- WHAT IS NEEDED: From the line with "Given hit rate" to the final line of the records, reproduce every line exactly and only those lines.

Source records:
▶
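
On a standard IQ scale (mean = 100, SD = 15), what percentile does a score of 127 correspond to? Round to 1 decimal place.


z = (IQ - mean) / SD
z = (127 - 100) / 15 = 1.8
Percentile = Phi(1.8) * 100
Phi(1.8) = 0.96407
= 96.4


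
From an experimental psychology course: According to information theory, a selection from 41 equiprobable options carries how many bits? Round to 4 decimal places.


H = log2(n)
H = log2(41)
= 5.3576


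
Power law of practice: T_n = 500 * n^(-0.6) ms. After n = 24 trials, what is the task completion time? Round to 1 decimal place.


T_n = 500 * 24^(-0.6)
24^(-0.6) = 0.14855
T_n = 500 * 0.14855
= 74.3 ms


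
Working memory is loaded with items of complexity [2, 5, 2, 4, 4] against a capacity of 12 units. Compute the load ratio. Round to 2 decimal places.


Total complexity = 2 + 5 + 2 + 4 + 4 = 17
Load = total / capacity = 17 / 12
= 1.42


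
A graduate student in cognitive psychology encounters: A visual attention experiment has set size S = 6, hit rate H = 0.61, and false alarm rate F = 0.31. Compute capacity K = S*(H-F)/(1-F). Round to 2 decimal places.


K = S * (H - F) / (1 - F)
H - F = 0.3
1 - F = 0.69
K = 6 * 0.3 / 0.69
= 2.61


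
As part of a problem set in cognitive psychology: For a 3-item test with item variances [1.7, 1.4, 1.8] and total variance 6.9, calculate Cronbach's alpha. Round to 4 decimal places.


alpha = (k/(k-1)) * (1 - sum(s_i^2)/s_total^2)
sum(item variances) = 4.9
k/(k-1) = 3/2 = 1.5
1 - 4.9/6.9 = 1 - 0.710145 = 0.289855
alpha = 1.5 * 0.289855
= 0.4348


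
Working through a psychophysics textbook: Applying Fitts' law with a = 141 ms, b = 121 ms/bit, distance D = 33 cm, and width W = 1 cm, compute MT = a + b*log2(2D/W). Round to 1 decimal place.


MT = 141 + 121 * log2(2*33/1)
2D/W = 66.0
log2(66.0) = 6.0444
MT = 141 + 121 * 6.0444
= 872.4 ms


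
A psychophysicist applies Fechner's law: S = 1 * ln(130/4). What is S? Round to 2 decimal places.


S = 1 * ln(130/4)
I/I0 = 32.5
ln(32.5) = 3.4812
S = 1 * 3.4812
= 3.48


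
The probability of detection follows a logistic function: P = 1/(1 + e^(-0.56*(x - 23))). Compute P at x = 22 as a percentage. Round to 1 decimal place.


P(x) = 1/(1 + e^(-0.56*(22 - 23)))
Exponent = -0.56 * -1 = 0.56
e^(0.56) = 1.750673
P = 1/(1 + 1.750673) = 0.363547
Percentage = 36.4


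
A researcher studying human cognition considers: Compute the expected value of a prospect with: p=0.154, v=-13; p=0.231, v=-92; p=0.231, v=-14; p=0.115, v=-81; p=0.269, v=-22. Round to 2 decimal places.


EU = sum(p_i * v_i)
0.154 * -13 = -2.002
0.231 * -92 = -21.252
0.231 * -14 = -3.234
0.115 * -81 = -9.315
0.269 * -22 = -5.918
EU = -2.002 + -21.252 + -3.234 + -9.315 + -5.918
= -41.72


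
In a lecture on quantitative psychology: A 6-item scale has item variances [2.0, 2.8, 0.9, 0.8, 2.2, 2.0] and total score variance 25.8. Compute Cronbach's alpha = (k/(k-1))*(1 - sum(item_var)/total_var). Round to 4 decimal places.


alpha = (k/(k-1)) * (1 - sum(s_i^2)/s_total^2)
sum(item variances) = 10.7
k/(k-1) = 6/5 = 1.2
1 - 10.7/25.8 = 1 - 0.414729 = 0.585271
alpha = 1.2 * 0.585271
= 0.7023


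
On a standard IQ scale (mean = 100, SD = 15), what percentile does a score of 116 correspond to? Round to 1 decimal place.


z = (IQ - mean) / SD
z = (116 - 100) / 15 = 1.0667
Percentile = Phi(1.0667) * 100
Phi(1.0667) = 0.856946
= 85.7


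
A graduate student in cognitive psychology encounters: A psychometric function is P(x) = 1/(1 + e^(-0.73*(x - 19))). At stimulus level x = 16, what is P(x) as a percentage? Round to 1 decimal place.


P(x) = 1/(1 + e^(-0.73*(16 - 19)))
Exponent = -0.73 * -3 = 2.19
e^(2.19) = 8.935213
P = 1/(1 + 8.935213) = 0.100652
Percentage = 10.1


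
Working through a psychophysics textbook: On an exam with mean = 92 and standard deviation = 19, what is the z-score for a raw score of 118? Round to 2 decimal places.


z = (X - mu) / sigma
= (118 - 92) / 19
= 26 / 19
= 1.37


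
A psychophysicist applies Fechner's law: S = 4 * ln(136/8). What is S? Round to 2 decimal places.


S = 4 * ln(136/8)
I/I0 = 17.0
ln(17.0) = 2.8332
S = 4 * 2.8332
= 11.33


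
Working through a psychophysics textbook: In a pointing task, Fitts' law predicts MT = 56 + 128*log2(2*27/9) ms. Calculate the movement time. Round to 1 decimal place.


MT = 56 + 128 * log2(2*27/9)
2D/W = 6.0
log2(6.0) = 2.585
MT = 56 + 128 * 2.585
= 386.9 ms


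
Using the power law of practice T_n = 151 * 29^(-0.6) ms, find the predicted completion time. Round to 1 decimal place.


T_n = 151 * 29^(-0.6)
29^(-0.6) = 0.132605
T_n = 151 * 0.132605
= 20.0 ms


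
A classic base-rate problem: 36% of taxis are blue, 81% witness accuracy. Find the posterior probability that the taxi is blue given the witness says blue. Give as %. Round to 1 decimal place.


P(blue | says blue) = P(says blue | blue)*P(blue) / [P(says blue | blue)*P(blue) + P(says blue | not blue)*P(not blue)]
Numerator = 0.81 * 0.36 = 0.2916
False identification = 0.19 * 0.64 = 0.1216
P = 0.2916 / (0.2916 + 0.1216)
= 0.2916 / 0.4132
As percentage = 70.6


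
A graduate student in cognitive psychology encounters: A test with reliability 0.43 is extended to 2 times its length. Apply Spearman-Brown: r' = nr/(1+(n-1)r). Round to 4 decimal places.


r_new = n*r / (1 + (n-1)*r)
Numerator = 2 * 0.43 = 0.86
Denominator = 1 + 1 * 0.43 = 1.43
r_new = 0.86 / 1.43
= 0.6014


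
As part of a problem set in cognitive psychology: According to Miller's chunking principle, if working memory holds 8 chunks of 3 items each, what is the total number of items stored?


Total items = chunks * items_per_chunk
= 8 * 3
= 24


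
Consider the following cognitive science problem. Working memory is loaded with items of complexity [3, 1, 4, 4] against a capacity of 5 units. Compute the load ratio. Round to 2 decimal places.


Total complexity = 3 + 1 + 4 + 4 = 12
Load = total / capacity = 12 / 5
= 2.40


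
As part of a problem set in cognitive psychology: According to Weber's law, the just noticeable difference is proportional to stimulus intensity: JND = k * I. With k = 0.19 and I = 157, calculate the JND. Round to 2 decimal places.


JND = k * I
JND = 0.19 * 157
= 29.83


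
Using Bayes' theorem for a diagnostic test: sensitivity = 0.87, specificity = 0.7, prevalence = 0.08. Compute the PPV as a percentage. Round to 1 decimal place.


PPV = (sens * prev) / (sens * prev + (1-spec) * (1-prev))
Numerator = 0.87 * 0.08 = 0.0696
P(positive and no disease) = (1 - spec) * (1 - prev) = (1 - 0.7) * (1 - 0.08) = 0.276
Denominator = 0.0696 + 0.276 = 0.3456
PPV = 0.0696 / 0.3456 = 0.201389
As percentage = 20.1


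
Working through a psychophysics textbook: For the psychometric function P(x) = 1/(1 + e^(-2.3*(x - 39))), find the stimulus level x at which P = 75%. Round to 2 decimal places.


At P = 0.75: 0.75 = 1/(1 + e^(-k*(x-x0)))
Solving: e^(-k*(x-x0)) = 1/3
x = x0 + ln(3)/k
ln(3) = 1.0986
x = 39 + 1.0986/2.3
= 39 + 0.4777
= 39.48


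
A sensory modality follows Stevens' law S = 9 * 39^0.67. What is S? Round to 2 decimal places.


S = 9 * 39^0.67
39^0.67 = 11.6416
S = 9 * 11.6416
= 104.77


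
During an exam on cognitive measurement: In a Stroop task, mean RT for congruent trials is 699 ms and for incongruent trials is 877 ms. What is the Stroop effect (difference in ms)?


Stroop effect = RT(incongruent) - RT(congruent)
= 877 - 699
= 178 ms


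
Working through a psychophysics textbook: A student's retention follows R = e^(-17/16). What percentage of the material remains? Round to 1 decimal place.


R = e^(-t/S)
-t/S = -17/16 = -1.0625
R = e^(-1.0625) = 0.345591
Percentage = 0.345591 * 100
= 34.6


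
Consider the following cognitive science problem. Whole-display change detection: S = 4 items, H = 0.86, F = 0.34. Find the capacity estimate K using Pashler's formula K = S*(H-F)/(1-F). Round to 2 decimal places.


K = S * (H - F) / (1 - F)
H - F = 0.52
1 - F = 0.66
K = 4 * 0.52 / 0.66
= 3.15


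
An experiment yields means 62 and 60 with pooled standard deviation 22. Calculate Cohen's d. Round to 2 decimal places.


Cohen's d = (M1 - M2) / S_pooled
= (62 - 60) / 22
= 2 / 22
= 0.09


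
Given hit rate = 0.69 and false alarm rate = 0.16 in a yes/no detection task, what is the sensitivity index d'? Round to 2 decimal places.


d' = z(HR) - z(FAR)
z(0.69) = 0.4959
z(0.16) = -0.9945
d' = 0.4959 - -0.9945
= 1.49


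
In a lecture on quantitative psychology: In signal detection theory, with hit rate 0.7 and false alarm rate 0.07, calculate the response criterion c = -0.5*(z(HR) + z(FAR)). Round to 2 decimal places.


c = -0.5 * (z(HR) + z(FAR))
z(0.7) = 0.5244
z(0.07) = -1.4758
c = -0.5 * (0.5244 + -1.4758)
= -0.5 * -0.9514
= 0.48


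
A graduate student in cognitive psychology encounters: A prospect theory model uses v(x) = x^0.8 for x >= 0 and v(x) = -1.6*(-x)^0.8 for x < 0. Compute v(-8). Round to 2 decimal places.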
◀
- RESPONSE AREA:
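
Given hit rate = 0.69 and false alarm rate = 0.16 in a yes/no detection task, what is the sensitivity index d'? Round to 2 decimal places.


d' = z(HR) - z(FAR)
z(0.69) = 0.4959
z(0.16) = -0.9945
d' = 0.4959 - -0.9945
= 1.49


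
In a lecture on quantitative psychology: In signal detection theory, with hit rate 0.7 and false alarm rate 0.07, calculate the response criterion c = -0.5*(z(HR) + z(FAR)). Round to 2 decimal places.


c = -0.5 * (z(HR) + z(FAR))
z(0.7) = 0.5244
z(0.07) = -1.4758
c = -0.5 * (0.5244 + -1.4758)
= -0.5 * -0.9514
= 0.48


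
A graduate student in cognitive psychology encounters: A prospect theory model uses v(x) = x^0.8 for x >= 0 and v(x) = -1.6*(-x)^0.8 for x < 0. Compute v(-8). Round to 2 decimal places.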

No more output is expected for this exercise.